Collected data entries:
*** Begin section ***

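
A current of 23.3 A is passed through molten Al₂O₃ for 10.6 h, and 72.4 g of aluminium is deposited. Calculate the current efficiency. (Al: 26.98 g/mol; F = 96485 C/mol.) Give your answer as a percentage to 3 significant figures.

Q = 23.3 × 38160 = 8.891×10^5 C
n(e⁻) = 8.891×10^5 / 96485 = 9.215 mol
Al³⁺ + 3e⁻ → Al, so theoretical n(Al) = 3.072 mol → 82.88 g
Efficiency = 72.4 / 82.88 = 0.8736 = 87.4%

87.4%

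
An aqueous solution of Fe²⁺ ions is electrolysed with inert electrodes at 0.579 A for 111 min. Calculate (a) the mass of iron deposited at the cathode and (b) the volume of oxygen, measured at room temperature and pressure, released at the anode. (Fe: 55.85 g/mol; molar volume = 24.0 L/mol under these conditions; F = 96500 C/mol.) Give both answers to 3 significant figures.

Q = 0.579 × 6660 = 3856 C; n(e⁻) = 3856 / 96500 = 0.03996 mol
Cathode: Fe²⁺ + 2e⁻ → Fe → n(Fe) = 0.03996/2 = 0.01998 mol → 1.12 g
Anode: 2H₂O → O₂ + 4H⁺ + 4e⁻ → n(O₂) = 0.03996/4 = 0.009990 mol → 0.240 L

1.12 g Fe; 0.240 L O₂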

*** End section ***

Goal of the exercise:
Retype the entries in full. Keep every line identical.

Written response:
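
A current of 23.3 A is passed through molten Al₂O₃ for 10.6 h, and 72.4 g of aluminium is deposited. Calculate the current efficiency. (Al: 26.98 g/mol; F = 96485 C/mol.) Give your answer as a percentage to 3 significant figures.

Q = 23.3 × 38160 = 8.891×10^5 C
n(e⁻) = 8.891×10^5 / 96485 = 9.215 mol
Al³⁺ + 3e⁻ → Al, so theoretical n(Al) = 3.072 mol → 82.88 g
Efficiency = 72.4 / 82.88 = 0.8736 = 87.4%

87.4%

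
An aqueous solution of Fe²⁺ ions is electrolysed with inert electrodes at 0.579 A for 111 min. Calculate (a) the mass of iron deposited at the cathode and (b) the volume of oxygen, measured at room temperature and pressure, released at the anode. (Fe: 55.85 g/mol; molar volume = 24.0 L/mol under these conditions; F = 96500 C/mol.) Give both answers to 3 significant figures.

Q = 0.579 × 6660 = 3856 C; n(e⁻) = 3856 / 96500 = 0.03996 mol
Cathode: Fe²⁺ + 2e⁻ → Fe → n(Fe) = 0.03996/2 = 0.01998 mol → 1.12 g
Anode: 2H₂O → O₂ + 4H⁺ + 4e⁻ → n(O₂) = 0.03996/4 = 0.009990 mol → 0.240 L

1.12 g Fe; 0.240 L O₂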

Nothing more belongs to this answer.